[Task objective]: If a line in the records below holds the word "Packaging", copy it.

[Materials provided]:
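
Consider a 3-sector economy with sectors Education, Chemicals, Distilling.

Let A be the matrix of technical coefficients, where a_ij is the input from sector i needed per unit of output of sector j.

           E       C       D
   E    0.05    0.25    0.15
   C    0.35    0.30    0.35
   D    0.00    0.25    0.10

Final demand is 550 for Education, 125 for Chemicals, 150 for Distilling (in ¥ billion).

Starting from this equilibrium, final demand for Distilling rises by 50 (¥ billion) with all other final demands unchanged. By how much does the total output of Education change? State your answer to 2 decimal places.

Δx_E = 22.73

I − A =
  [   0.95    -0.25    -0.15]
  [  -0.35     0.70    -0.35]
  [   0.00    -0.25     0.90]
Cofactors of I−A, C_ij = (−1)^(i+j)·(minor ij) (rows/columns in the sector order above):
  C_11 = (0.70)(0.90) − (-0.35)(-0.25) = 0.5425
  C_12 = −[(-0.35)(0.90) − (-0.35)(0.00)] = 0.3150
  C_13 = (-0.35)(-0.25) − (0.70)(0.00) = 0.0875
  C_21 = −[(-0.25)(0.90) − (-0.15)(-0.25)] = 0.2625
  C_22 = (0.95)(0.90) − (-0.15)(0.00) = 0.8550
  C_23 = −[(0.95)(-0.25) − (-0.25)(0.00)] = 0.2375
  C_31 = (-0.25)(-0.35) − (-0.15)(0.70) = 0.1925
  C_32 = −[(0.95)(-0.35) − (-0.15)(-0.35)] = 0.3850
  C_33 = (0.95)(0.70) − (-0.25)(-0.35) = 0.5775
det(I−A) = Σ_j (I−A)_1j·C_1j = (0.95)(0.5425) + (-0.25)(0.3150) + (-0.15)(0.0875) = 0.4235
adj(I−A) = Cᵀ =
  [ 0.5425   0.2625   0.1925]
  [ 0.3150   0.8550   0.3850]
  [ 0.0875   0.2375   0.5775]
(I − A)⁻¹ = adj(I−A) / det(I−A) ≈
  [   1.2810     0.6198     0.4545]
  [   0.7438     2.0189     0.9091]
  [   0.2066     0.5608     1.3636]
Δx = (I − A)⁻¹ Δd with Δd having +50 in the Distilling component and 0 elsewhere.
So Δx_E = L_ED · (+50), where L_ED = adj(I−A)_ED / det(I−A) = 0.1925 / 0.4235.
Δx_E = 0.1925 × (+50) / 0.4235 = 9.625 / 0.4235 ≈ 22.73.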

---

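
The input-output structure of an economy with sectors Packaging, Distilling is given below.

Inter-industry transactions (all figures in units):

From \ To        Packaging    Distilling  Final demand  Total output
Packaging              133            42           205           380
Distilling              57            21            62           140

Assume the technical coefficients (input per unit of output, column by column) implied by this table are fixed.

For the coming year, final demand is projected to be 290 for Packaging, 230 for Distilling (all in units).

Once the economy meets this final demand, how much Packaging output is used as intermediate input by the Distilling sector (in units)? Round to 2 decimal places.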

--

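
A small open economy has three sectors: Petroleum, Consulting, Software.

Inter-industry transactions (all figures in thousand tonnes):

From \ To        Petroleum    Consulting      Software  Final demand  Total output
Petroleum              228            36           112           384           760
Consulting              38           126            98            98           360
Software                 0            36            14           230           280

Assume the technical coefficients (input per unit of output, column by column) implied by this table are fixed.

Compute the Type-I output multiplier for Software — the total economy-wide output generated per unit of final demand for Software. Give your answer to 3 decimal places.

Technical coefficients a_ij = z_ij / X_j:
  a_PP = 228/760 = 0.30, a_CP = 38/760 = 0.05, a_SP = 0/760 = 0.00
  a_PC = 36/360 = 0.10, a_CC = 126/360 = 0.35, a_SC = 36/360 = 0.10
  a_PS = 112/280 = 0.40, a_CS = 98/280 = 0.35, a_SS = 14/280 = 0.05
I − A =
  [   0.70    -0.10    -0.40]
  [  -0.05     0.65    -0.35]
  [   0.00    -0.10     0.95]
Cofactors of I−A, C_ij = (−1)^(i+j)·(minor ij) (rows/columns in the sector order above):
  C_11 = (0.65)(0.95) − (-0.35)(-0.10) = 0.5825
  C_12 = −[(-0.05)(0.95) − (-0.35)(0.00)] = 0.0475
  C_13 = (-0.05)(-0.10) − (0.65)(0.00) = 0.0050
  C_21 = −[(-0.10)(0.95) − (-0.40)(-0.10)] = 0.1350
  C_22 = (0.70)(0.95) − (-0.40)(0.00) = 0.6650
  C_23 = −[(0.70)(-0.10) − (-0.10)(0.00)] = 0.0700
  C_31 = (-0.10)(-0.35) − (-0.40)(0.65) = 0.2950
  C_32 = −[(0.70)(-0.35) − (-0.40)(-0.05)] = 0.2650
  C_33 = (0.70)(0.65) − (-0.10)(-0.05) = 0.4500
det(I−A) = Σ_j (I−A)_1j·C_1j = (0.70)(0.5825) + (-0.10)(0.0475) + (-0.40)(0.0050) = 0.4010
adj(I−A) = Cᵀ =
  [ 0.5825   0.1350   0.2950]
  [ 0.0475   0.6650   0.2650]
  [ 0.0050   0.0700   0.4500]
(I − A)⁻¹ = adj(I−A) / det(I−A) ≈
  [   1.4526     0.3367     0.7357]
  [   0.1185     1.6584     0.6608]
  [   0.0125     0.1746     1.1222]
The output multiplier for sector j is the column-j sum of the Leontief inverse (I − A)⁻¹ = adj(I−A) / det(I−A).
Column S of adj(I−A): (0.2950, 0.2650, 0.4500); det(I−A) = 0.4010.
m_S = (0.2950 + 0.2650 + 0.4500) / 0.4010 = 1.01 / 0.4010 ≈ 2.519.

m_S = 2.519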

[Final answer]:
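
The input-output structure of an economy with sectors Packaging, Distilling is given below.
From \ To        Packaging    Distilling  Final demand  Total output
Packaging              133            42           205           380
For the coming year, final demand is projected to be 290 for Packaging, 230 for Distilling (all in units).
Once the economy meets this final demand, how much Packaging output is used as intermediate input by the Distilling sector (in units)? Round to 2 decimal places.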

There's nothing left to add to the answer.